Assigned task:
Of the lines below, copy those that hold the word "troubleshooting".
Start of Data under study
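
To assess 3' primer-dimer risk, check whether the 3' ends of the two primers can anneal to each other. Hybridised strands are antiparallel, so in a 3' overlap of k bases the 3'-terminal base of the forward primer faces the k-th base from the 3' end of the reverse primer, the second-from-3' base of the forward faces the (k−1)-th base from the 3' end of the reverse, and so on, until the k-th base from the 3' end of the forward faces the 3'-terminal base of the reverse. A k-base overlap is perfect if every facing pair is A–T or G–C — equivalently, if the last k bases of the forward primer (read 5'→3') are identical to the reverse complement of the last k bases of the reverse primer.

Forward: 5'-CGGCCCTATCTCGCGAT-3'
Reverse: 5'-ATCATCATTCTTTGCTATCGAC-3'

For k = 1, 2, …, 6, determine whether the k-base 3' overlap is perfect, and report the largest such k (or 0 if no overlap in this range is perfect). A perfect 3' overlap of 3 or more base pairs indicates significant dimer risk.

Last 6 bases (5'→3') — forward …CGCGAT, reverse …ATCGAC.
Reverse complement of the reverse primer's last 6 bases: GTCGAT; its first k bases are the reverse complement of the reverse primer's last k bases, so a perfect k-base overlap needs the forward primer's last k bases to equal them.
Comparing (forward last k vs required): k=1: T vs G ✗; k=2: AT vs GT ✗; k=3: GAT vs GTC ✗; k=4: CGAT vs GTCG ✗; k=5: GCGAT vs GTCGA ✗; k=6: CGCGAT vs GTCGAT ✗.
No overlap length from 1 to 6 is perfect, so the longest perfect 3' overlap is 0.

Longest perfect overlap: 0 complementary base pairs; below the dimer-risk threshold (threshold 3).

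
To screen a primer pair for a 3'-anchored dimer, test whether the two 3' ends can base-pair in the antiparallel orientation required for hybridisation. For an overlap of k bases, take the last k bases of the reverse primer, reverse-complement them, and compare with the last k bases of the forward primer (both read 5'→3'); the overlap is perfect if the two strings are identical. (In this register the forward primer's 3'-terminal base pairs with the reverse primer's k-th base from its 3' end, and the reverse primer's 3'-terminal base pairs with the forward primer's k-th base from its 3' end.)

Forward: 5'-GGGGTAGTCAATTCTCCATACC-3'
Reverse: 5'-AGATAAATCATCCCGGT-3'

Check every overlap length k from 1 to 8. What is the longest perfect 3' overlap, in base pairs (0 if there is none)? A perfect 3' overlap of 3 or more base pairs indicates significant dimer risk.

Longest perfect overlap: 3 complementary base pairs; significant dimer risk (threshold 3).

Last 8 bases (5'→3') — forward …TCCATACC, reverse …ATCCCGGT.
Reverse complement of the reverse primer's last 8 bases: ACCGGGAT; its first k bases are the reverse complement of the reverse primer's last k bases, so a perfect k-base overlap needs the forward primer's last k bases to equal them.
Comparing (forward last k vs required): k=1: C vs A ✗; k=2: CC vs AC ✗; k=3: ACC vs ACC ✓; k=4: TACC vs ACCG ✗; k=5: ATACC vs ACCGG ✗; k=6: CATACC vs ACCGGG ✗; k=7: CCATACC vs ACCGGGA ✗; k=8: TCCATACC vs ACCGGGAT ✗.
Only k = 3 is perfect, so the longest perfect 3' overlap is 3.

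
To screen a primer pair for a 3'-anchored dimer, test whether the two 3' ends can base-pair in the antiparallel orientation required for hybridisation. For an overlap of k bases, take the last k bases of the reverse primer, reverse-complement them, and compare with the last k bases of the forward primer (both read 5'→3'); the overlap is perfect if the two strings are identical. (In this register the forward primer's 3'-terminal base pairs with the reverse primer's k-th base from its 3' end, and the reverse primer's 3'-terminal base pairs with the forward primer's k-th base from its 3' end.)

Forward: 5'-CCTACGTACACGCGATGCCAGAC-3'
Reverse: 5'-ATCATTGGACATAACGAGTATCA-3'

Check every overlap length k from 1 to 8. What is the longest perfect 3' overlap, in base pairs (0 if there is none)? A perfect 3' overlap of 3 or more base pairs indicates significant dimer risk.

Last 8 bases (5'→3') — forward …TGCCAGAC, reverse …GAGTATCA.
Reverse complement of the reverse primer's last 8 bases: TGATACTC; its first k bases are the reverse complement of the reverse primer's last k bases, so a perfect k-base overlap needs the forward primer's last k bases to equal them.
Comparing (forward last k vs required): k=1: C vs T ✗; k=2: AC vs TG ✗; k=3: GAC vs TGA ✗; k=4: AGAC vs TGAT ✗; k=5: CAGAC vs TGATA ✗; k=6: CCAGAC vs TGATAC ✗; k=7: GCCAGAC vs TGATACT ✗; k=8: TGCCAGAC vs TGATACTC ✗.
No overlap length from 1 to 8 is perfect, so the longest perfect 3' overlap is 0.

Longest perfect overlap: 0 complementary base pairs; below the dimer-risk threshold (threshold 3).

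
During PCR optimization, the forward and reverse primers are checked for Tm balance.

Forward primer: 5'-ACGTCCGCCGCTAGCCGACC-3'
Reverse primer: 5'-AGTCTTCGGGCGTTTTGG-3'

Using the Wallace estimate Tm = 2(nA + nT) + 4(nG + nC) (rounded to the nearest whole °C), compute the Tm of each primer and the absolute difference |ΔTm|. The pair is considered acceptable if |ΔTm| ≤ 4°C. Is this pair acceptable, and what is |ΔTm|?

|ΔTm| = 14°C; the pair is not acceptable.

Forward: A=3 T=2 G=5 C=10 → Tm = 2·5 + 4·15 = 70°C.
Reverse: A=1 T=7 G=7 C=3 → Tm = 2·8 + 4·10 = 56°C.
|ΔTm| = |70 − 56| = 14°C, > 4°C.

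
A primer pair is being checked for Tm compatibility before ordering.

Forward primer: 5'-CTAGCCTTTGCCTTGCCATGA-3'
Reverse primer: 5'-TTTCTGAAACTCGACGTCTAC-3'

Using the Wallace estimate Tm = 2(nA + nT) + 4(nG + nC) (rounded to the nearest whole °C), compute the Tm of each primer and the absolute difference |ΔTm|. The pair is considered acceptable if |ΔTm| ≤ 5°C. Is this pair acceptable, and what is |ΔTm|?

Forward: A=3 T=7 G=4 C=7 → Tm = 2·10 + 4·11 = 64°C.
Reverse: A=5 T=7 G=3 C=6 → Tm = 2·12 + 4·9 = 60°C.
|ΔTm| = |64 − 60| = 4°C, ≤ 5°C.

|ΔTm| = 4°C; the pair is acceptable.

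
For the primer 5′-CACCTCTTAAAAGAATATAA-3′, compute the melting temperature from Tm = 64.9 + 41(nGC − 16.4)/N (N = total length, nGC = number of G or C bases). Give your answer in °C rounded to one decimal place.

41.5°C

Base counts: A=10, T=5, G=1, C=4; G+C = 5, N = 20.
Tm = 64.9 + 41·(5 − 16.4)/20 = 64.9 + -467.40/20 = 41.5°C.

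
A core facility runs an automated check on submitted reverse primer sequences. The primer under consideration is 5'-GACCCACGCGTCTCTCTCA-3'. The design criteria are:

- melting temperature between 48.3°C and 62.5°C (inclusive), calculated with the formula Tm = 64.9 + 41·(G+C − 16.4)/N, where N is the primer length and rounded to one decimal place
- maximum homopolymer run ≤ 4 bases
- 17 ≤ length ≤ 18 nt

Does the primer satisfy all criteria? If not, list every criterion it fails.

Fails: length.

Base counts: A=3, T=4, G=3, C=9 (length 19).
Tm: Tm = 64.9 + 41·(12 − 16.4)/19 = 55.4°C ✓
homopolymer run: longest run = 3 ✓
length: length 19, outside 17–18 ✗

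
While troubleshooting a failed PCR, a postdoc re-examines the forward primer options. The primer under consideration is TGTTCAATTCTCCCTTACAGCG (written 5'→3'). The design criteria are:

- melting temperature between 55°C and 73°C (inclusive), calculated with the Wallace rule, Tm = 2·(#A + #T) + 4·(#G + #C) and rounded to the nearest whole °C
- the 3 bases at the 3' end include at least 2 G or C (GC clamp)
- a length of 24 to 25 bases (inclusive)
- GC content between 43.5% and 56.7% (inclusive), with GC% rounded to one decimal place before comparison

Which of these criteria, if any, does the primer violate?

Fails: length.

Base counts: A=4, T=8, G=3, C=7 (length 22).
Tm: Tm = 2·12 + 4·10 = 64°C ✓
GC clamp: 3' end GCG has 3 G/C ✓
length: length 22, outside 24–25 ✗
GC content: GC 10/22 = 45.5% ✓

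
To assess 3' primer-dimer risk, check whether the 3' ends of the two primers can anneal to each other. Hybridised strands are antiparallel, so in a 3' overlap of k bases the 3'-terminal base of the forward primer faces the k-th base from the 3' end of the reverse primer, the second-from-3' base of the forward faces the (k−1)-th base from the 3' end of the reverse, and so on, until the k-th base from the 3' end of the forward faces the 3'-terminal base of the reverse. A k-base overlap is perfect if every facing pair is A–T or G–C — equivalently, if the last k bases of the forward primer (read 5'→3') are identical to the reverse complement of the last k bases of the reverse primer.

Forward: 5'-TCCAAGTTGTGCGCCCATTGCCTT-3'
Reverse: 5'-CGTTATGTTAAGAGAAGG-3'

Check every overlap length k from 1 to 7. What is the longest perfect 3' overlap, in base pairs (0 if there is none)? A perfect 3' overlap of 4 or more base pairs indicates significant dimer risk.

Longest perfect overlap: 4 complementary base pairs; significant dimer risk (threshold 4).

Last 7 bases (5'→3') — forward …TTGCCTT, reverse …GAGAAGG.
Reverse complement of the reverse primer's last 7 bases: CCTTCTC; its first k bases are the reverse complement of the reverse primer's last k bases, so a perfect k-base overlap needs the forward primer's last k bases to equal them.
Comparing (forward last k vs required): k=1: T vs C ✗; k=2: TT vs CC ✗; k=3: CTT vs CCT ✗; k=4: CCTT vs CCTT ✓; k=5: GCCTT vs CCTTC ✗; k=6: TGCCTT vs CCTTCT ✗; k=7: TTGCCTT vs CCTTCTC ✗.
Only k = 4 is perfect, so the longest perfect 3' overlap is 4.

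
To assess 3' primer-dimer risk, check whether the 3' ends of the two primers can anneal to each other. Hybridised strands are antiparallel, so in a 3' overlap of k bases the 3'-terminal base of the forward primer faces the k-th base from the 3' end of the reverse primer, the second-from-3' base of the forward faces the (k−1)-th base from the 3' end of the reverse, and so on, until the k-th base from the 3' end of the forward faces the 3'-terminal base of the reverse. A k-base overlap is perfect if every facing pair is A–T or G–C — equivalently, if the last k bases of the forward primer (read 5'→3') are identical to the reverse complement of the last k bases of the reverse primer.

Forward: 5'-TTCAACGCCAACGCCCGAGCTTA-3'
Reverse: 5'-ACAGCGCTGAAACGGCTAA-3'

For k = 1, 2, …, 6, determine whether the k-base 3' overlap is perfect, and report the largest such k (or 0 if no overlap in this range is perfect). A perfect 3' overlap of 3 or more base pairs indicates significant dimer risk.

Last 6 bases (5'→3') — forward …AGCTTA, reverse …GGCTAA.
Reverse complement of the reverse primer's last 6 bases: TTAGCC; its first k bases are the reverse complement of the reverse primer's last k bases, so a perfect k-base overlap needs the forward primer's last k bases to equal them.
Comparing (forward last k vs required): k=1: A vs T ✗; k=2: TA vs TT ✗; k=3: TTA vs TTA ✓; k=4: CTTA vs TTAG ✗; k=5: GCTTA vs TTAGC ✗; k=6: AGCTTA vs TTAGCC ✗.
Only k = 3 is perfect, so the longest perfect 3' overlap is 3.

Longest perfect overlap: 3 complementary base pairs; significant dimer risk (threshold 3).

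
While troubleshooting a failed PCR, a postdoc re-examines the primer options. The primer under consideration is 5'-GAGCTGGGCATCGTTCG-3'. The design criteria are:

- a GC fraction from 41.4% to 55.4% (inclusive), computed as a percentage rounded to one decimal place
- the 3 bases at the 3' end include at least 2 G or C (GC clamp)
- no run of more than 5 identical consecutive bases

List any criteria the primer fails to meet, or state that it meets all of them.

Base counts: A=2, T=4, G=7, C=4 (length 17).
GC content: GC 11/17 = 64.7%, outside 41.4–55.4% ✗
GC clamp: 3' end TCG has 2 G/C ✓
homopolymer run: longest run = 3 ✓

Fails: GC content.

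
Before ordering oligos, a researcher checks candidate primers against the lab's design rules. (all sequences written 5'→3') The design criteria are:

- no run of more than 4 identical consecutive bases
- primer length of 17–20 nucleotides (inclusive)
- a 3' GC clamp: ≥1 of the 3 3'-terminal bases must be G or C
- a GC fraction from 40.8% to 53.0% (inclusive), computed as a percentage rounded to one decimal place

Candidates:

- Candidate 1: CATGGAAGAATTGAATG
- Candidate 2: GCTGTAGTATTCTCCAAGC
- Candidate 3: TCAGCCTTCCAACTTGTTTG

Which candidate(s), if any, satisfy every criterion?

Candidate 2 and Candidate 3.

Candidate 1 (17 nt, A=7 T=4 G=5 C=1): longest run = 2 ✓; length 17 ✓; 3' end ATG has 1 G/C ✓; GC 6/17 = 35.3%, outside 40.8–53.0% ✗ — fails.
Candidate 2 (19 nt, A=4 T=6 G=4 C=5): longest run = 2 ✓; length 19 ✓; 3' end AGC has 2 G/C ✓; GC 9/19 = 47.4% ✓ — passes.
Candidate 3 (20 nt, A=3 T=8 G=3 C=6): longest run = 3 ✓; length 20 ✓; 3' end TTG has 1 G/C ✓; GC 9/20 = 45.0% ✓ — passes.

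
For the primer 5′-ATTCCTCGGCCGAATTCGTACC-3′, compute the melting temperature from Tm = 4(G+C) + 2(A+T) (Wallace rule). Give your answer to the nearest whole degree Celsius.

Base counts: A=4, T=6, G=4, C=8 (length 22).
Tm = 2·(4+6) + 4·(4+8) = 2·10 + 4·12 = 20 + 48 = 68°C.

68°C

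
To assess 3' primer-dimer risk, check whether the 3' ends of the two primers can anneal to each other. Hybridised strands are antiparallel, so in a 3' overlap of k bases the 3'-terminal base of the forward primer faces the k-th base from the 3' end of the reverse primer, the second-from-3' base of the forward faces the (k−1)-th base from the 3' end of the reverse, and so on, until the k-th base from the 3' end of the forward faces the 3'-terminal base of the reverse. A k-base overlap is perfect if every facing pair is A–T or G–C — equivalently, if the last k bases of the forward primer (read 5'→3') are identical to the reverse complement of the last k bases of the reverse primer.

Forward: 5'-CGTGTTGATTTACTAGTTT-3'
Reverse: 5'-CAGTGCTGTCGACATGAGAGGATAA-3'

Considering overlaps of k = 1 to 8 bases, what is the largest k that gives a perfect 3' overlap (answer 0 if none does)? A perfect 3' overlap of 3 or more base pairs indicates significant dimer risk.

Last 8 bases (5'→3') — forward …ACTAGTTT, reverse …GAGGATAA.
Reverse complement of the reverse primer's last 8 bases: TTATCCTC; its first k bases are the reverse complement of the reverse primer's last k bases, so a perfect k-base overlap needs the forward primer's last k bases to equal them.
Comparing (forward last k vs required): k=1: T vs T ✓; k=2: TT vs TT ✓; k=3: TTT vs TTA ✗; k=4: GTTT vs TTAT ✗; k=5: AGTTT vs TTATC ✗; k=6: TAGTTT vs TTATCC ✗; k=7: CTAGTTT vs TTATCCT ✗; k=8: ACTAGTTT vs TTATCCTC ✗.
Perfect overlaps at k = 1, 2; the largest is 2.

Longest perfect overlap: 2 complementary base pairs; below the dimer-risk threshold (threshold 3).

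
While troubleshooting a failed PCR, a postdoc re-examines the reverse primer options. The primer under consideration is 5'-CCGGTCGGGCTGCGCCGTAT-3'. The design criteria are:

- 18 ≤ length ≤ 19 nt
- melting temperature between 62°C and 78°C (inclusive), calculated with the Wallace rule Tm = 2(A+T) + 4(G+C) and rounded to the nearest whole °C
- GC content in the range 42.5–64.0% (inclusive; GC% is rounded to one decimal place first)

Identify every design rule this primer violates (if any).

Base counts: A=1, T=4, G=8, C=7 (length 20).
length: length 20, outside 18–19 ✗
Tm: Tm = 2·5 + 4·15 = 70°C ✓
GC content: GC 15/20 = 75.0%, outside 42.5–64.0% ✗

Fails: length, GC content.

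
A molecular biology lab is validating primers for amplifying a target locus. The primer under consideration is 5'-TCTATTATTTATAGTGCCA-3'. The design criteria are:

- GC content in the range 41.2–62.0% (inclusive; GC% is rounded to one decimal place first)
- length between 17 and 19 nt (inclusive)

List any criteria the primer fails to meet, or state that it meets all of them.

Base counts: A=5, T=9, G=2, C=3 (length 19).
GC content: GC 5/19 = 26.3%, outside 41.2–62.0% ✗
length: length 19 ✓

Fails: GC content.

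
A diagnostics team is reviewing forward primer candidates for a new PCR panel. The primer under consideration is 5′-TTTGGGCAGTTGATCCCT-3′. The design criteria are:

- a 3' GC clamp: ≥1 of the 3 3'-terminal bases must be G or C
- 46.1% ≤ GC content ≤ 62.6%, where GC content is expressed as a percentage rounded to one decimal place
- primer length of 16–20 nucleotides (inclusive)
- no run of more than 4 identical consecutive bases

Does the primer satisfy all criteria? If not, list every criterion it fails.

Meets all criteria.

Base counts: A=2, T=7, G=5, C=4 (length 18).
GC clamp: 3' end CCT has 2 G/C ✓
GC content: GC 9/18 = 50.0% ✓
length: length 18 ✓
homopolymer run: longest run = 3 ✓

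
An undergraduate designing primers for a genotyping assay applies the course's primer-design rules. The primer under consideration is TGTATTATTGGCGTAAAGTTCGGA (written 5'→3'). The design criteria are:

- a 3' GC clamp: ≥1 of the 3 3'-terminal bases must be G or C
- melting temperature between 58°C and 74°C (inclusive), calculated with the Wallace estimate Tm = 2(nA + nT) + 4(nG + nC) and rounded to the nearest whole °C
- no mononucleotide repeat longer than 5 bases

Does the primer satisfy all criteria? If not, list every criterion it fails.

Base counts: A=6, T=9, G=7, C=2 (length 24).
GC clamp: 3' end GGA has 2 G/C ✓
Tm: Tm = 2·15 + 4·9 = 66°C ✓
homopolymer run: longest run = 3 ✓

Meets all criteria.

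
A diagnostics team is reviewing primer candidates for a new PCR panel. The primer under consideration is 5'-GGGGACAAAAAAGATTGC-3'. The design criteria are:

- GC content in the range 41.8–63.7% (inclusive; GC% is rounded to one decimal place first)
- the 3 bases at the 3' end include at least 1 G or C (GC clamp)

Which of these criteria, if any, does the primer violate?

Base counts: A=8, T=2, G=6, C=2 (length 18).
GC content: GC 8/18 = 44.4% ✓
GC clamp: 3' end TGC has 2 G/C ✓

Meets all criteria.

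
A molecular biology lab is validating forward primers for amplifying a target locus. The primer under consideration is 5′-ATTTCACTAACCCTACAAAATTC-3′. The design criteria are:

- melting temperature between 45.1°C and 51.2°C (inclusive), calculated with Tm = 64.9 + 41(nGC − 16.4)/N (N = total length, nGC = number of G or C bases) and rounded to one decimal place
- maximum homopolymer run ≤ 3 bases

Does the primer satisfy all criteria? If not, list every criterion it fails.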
End of Data under study
Answer below:
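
While troubleshooting a failed PCR, a postdoc re-examines the forward primer options. The primer under consideration is TGTTCAATTCTCCCTTACAGCG (written 5'→3'). The design criteria are:
While troubleshooting a failed PCR, a postdoc re-examines the primer options. The primer under consideration is 5'-GAGCTGGGCATCGTTCG-3'. The design criteria are:
While troubleshooting a failed PCR, a postdoc re-examines the reverse primer options. The primer under consideration is 5'-CCGGTCGGGCTGCGCCGTAT-3'. The design criteria are: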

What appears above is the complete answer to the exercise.